All of the data is to be copied without a single change.

=== ENTRIES PROVIDED ===
>>>>>

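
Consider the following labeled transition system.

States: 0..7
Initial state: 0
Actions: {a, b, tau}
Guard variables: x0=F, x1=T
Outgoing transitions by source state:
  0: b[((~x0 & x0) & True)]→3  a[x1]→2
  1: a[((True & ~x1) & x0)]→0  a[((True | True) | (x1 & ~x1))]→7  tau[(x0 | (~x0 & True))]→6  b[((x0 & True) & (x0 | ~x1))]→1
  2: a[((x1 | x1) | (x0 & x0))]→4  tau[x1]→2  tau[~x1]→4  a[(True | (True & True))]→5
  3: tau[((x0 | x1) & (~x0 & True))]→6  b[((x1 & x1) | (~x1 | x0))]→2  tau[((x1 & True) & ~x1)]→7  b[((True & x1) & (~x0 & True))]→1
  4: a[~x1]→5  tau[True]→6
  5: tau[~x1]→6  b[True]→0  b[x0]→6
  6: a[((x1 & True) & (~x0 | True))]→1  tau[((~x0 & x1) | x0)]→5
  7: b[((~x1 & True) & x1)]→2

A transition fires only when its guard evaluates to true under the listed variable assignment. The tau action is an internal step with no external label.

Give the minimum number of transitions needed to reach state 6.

Layered search for 6:
  L0 = {0}
  L1 = {2}
  L2 = {4,5}
  L3 = {6}
first hit 6 at d=3 via a·a·tau

Answer: 3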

<<<<<

=== RESPONSE ===
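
Consider the following labeled transition system.

States: 0..7
Initial state: 0
Actions: {a, b, tau}
Guard variables: x0=F, x1=T
Outgoing transitions by source state:
  0: b[((~x0 & x0) & True)]→3  a[x1]→2
  1: a[((True & ~x1) & x0)]→0  a[((True | True) | (x1 & ~x1))]→7  tau[(x0 | (~x0 & True))]→6  b[((x0 & True) & (x0 | ~x1))]→1
  2: a[((x1 | x1) | (x0 & x0))]→4  tau[x1]→2  tau[~x1]→4  a[(True | (True & True))]→5
  3: tau[((x0 | x1) & (~x0 & True))]→6  b[((x1 & x1) | (~x1 | x0))]→2  tau[((x1 & True) & ~x1)]→7  b[((True & x1) & (~x0 & True))]→1
  4: a[~x1]→5  tau[True]→6
  5: tau[~x1]→6  b[True]→0  b[x0]→6
  6: a[((x1 & True) & (~x0 | True))]→1  tau[((~x0 & x1) | x0)]→5
  7: b[((~x1 & True) & x1)]→2

A transition fires only when its guard evaluates to true under the listed variable assignment. The tau action is an internal step with no external label.

Give the minimum number of transitions needed to reach state 6.

Layered search for 6:
  L0 = {0}
  L1 = {2}
  L2 = {4,5}
  L3 = {6}
first hit 6 at d=3 via a·a·tau

Answer: 3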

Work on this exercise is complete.